BEGIN Data section
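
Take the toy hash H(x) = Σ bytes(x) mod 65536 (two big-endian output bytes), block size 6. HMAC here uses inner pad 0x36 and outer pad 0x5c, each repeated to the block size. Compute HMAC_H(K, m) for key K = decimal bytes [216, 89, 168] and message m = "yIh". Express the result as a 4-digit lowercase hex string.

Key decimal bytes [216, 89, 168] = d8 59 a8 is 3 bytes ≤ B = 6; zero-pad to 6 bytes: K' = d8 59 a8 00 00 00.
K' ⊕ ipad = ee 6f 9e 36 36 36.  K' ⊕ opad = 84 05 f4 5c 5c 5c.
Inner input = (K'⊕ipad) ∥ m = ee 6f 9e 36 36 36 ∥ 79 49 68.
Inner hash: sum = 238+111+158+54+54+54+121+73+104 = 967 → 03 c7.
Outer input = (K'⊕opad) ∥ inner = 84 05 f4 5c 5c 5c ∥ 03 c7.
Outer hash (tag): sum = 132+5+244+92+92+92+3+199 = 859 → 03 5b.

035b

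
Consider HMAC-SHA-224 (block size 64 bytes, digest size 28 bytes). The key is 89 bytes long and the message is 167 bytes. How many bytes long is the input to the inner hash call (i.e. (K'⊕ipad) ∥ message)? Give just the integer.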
END Data section
* **Task description**:
Please write out each entry shown above exactly as given.

* **Solution to the problem**:
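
Take the toy hash H(x) = Σ bytes(x) mod 65536 (two big-endian output bytes), block size 6. HMAC here uses inner pad 0x36 and outer pad 0x5c, each repeated to the block size. Compute HMAC_H(K, m) for key K = decimal bytes [216, 89, 168] and message m = "yIh". Express the result as a 4-digit lowercase hex string.

Key decimal bytes [216, 89, 168] = d8 59 a8 is 3 bytes ≤ B = 6; zero-pad to 6 bytes: K' = d8 59 a8 00 00 00.
K' ⊕ ipad = ee 6f 9e 36 36 36.  K' ⊕ opad = 84 05 f4 5c 5c 5c.
Inner input = (K'⊕ipad) ∥ m = ee 6f 9e 36 36 36 ∥ 79 49 68.
Inner hash: sum = 238+111+158+54+54+54+121+73+104 = 967 → 03 c7.
Outer input = (K'⊕opad) ∥ inner = 84 05 f4 5c 5c 5c ∥ 03 c7.
Outer hash (tag): sum = 132+5+244+92+92+92+3+199 = 859 → 03 5b.

035b

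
Consider HMAC-SHA-224 (block size 64 bytes, digest size 28 bytes). The key is 89 bytes long and the message is 167 bytes. How many bytes long is the input to the inner hash call (i.e. (K'⊕ipad) ∥ message)? Give just the integer.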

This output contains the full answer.